## Exercise goal
Isolate every line in the records below with "Relay" in it.

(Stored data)

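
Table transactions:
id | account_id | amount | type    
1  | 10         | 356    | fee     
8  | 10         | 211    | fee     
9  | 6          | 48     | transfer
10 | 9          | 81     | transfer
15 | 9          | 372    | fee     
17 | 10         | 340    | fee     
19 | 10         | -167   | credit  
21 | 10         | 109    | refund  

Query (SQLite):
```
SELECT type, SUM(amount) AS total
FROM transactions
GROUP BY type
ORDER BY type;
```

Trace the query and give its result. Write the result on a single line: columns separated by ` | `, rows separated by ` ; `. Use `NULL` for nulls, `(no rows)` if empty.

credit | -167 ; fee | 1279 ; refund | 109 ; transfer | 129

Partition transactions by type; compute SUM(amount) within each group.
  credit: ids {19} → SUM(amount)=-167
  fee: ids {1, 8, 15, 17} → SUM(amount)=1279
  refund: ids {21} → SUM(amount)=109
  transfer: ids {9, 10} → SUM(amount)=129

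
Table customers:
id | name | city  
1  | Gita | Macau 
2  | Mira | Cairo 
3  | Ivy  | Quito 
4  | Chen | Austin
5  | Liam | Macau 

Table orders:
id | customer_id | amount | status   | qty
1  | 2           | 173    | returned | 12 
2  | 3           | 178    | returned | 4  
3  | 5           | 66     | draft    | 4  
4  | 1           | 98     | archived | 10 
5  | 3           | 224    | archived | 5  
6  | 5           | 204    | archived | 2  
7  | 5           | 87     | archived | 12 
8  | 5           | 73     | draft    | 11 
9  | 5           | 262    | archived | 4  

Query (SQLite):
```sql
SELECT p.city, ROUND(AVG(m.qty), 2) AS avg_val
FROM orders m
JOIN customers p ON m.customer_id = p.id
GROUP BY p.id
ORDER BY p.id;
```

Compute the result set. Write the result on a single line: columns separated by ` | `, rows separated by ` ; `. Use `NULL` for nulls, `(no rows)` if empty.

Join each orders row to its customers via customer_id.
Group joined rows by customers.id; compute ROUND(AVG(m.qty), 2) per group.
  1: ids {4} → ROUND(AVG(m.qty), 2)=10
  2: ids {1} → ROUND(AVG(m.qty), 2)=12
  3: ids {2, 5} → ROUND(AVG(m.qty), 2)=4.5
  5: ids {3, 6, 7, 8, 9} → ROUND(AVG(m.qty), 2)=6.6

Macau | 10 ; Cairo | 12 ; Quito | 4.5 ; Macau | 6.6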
...
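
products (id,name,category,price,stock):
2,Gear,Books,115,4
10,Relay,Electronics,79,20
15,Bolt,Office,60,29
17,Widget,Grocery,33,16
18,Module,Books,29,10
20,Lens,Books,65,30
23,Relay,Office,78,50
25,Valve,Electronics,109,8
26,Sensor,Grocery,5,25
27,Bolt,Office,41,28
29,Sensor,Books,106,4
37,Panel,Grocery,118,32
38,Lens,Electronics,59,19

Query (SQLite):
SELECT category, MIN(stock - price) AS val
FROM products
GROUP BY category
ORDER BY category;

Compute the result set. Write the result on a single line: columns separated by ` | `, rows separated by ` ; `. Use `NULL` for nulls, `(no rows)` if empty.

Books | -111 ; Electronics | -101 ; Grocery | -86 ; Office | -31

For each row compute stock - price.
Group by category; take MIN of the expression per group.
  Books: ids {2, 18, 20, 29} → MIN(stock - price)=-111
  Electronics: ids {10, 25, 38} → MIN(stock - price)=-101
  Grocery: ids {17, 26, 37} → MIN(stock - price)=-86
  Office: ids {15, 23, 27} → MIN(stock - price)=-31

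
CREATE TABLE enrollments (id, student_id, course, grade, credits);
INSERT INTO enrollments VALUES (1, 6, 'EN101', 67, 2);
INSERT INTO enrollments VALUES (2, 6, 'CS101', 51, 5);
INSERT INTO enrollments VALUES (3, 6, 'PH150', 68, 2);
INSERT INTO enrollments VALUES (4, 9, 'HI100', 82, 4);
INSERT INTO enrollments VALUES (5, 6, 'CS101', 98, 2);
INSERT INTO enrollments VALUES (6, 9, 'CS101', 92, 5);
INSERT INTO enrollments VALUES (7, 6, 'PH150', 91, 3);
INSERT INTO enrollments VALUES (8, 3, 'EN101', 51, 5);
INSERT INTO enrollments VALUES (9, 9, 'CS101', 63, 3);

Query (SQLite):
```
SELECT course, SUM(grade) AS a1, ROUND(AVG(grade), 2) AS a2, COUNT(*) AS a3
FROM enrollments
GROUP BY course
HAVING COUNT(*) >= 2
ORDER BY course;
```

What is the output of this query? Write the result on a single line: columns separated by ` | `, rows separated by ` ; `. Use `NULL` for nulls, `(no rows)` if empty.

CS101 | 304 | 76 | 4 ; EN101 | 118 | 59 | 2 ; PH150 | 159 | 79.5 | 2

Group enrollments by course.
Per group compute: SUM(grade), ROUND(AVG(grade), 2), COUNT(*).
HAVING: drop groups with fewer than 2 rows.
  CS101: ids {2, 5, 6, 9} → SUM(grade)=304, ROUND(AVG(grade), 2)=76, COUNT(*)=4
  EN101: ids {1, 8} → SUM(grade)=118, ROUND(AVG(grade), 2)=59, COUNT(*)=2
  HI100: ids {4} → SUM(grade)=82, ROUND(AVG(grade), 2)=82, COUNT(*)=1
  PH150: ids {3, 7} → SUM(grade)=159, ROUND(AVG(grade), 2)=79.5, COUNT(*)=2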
---
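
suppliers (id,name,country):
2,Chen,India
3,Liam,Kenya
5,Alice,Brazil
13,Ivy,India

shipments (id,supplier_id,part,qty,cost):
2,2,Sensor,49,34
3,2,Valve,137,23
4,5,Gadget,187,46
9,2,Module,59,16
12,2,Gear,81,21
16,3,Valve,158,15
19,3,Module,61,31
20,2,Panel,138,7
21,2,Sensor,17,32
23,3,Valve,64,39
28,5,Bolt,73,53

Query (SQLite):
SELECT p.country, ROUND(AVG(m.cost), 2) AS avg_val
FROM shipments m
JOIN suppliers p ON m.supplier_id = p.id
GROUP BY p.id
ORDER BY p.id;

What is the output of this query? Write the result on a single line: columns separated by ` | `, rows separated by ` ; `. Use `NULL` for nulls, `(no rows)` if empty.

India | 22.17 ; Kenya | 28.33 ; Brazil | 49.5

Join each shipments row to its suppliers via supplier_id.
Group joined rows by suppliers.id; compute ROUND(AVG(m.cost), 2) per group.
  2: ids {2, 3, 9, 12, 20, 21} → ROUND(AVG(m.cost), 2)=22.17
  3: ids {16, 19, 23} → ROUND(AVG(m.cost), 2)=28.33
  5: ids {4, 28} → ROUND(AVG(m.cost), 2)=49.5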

## Output
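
10,Relay,Electronics,79,20
23,Relay,Office,78,50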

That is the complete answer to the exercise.